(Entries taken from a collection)
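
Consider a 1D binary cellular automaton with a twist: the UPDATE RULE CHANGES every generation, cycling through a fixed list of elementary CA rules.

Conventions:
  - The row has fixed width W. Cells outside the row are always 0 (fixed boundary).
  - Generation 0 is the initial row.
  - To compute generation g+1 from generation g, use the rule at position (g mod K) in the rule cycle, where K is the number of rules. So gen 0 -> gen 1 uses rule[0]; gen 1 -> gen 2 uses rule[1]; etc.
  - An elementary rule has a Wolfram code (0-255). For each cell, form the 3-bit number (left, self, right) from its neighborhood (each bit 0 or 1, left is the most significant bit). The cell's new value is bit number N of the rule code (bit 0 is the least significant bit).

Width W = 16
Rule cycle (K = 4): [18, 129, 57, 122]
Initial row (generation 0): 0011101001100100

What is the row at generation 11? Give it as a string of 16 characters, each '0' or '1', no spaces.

Answer: 1111101000000000

Derivation:
Gen 0: 0011101001100100
Gen 1 (rule 18): 0100000110011010
Gen 2 (rule 129): 0001110000000000
Gen 3 (rule 57): 1101001111111111
Gen 4 (rule 122): 1110111000000001
Gen 5 (rule 18): 0000000100000010
Gen 6 (rule 129): 1111110001111000
Gen 7 (rule 57): 1000001101000111
Gen 8 (rule 122): 0100011110101101
Gen 9 (rule 18): 1010100000000000
Gen 10 (rule 129): 0000001111111111
Gen 11 (rule 57): 1111101000000000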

* Task brief:
Above are the records. Copy the lines beginning at the one that has "- To compute" and ending with the one that has "Initial row (generation 0): 0011101001100100", unchanged.

* Problem solution:
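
  - To compute generation g+1 from generation g, use the rule at position (g mod K) in the rule cycle, where K is the number of rules. So gen 0 -> gen 1 uses rule[0]; gen 1 -> gen 2 uses rule[1]; etc.
  - An elementary rule has a Wolfram code (0-255). For each cell, form the 3-bit number (left, self, right) from its neighborhood (each bit 0 or 1, left is the most significant bit). The cell's new value is bit number N of the rule code (bit 0 is the least significant bit).

Width W = 16
Rule cycle (K = 4): [18, 129, 57, 122]
Initial row (generation 0): 0011101001100100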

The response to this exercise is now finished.